◆ DATASET ENTRIES:

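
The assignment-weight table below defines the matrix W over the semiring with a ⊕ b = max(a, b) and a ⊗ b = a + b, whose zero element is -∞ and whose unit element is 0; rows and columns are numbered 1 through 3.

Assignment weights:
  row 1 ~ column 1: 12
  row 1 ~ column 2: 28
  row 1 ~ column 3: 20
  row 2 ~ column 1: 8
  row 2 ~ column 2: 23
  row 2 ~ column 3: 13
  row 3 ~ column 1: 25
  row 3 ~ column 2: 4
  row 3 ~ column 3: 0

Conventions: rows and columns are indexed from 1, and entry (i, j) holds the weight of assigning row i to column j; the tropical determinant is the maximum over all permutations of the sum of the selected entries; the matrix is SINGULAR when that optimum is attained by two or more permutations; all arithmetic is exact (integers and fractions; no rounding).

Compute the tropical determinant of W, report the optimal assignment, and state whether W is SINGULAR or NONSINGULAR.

σ = (1, 2, 3): 12 + 23 + 0 = 35
σ = (1, 3, 2): 12 + 13 + 4 = 29
σ = (2, 1, 3): 28 + 8 + 0 = 36
σ = (2, 3, 1): 28 + 13 + 25 = 66
σ = (3, 1, 2): 20 + 8 + 4 = 32
σ = (3, 2, 1): 20 + 23 + 25 = 68
Optimal value attained by: σ = (3, 2, 1).
Answer: det⊕(W) = 68; verdict: NONSINGULAR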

◆ EXERCISE OBJECTIVE:
Take the line containing "Conventions: rows and" as the start and the last line of the data as the end, and reproduce that range exactly.

◆ ANSWER TO THIS PROBLEM:
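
Conventions: rows and columns are indexed from 1, and entry (i, j) holds the weight of assigning row i to column j; the tropical determinant is the maximum over all permutations of the sum of the selected entries; the matrix is SINGULAR when that optimum is attained by two or more permutations; all arithmetic is exact (integers and fractions; no rounding).

Compute the tropical determinant of W, report the optimal assignment, and state whether W is SINGULAR or NONSINGULAR.

σ = (1, 2, 3): 12 + 23 + 0 = 35
σ = (1, 3, 2): 12 + 13 + 4 = 29
σ = (2, 1, 3): 28 + 8 + 0 = 36
σ = (2, 3, 1): 28 + 13 + 25 = 66
σ = (3, 1, 2): 20 + 8 + 4 = 32
σ = (3, 2, 1): 20 + 23 + 25 = 68
Optimal value attained by: σ = (3, 2, 1).
Answer: det⊕(W) = 68; verdict: NONSINGULAR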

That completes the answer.